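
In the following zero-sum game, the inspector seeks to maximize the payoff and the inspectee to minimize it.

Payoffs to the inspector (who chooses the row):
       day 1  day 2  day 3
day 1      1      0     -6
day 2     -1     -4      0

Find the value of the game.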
+ + + + + + +
- **Assigned task**: Lines holding "inspector": count them across the data and reply with the number alone.

- **Response to the task**: 2